About this exercise »
The records below must be copied out completely and exactly.

______

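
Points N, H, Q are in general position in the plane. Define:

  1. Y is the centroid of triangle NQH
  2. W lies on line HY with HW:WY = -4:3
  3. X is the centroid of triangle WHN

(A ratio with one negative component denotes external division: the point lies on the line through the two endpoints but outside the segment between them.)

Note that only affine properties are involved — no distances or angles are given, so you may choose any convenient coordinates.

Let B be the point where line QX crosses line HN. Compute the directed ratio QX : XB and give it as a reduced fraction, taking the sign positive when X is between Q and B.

Choose coordinates N = (0, 0), H = (1, 0), Q = (0, 1).
1. Y is the centroid of triangle NQH ⇒ Y = (1/3, 1/3)
2. W lies on line HY with HW:WY = -4:3 ⇒ W = (-5/3, 4/3)
3. X is the centroid of triangle WHN ⇒ X = (-2/9, 4/9)
line QX meets HN at B = (-2/5, 0)
X = Q + t·(B−Q) with t = 5/9, so QX:XB = 5/9:4/9

QX:XB = 5/4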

______

Exercise answer »
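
Points N, H, Q are in general position in the plane. Define:

  1. Y is the centroid of triangle NQH
  2. W lies on line HY with HW:WY = -4:3
  3. X is the centroid of triangle WHN

(A ratio with one negative component denotes external division: the point lies on the line through the two endpoints but outside the segment between them.)

Note that only affine properties are involved — no distances or angles are given, so you may choose any convenient coordinates.

Let B be the point where line QX crosses line HN. Compute the directed ratio QX : XB and give it as a reduced fraction, taking the sign positive when X is between Q and B.

Choose coordinates N = (0, 0), H = (1, 0), Q = (0, 1).
1. Y is the centroid of triangle NQH ⇒ Y = (1/3, 1/3)
2. W lies on line HY with HW:WY = -4:3 ⇒ W = (-5/3, 4/3)
3. X is the centroid of triangle WHN ⇒ X = (-2/9, 4/9)
line QX meets HN at B = (-2/5, 0)
X = Q + t·(B−Q) with t = 5/9, so QX:XB = 5/9:4/9

QX:XB = 5/4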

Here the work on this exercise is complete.